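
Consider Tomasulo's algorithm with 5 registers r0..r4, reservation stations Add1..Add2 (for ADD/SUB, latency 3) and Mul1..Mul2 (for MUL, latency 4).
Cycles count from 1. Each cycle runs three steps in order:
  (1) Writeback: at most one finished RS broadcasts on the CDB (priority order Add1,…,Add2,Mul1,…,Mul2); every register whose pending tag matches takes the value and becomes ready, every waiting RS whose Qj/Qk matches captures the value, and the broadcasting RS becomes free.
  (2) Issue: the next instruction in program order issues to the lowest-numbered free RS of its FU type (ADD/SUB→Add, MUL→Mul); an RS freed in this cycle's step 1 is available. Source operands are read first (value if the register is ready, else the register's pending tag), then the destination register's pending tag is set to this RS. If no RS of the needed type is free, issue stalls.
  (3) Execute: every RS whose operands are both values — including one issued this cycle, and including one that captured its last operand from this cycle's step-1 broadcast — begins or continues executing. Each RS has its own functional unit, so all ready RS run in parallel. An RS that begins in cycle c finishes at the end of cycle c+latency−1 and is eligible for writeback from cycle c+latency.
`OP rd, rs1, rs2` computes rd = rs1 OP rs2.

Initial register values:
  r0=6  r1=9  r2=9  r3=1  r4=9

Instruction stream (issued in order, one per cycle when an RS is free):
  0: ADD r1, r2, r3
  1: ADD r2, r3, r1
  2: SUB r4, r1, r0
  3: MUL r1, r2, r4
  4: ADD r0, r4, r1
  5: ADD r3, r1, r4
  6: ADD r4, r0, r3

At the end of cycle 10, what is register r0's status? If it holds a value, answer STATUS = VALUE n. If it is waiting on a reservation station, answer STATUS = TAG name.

STATUS = TAG Add1

c1: issue ADD r1<-Add1 | r0:6,r1:Add1,r2:9,r3:1,r4:9
c2: issue ADD r2<-Add2 | r0:6,r1:Add1,r2:Add2,r3:1,r4:9
c3: stall | r0:6,r1:Add1,r2:Add2,r3:1,r4:9
c4: CDB Add1=10; issue SUB r4<-Add1 | r0:6,r1:10,r2:Add2,r3:1,r4:Add1
c5: issue MUL r1<-Mul1 | r0:6,r1:Mul1,r2:Add2,r3:1,r4:Add1
c6: stall | r0:6,r1:Mul1,r2:Add2,r3:1,r4:Add1
c7: CDB Add1=4; issue ADD r0<-Add1 | r0:Add1,r1:Mul1,r2:Add2,r3:1,r4:4
c8: CDB Add2=11; issue ADD r3<-Add2 | r0:Add1,r1:Mul1,r2:11,r3:Add2,r4:4
c9: stall | r0:Add1,r1:Mul1,r2:11,r3:Add2,r4:4
c10: stall | r0:Add1,r1:Mul1,r2:11,r3:Add2,r4:4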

====================

*Task to complete*. From the line containing "2: SUB r4, r1, r0" to the last line of the material, please quote every line exactly and only those.

*Exercise solution*.
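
  2: SUB r4, r1, r0
  3: MUL r1, r2, r4
  4: ADD r0, r4, r1
  5: ADD r3, r1, r4
  6: ADD r4, r0, r3

At the end of cycle 10, what is register r0's status? If it holds a value, answer STATUS = VALUE n. If it is waiting on a reservation station, answer STATUS = TAG name.

STATUS = TAG Add1

c1: issue ADD r1<-Add1 | r0:6,r1:Add1,r2:9,r3:1,r4:9
c2: issue ADD r2<-Add2 | r0:6,r1:Add1,r2:Add2,r3:1,r4:9
c3: stall | r0:6,r1:Add1,r2:Add2,r3:1,r4:9
c4: CDB Add1=10; issue SUB r4<-Add1 | r0:6,r1:10,r2:Add2,r3:1,r4:Add1
c5: issue MUL r1<-Mul1 | r0:6,r1:Mul1,r2:Add2,r3:1,r4:Add1
c6: stall | r0:6,r1:Mul1,r2:Add2,r3:1,r4:Add1
c7: CDB Add1=4; issue ADD r0<-Add1 | r0:Add1,r1:Mul1,r2:Add2,r3:1,r4:4
c8: CDB Add2=11; issue ADD r3<-Add2 | r0:Add1,r1:Mul1,r2:11,r3:Add2,r4:4
c9: stall | r0:Add1,r1:Mul1,r2:11,r3:Add2,r4:4
c10: stall | r0:Add1,r1:Mul1,r2:11,r3:Add2,r4:4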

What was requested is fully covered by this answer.